The data
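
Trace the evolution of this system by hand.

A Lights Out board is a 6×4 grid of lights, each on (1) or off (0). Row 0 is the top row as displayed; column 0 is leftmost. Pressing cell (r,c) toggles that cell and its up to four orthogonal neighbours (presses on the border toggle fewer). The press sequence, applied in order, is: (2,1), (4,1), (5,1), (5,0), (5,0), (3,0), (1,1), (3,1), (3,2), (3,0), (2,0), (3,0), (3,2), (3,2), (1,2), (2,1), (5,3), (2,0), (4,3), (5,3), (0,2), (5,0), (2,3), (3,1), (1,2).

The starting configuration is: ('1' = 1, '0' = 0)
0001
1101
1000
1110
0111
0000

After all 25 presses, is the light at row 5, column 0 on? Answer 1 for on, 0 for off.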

Task description
Every record in the listing above should be reproduced exactly.

Exercise output
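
Trace the evolution of this system by hand.

A Lights Out board is a 6×4 grid of lights, each on (1) or off (0). Row 0 is the top row as displayed; column 0 is leftmost. Pressing cell (r,c) toggles that cell and its up to four orthogonal neighbours (presses on the border toggle fewer). The press sequence, applied in order, is: (2,1), (4,1), (5,1), (5,0), (5,0), (3,0), (1,1), (3,1), (3,2), (3,0), (2,0), (3,0), (3,2), (3,2), (1,2), (2,1), (5,3), (2,0), (4,3), (5,3), (0,2), (5,0), (2,3), (3,1), (1,2).

The starting configuration is: ('1' = 1, '0' = 0)
0001
1101
1000
1110
0111
0000

After all 25 presses, is the light at row 5, column 0 on? Answer 1 for on, 0 for off.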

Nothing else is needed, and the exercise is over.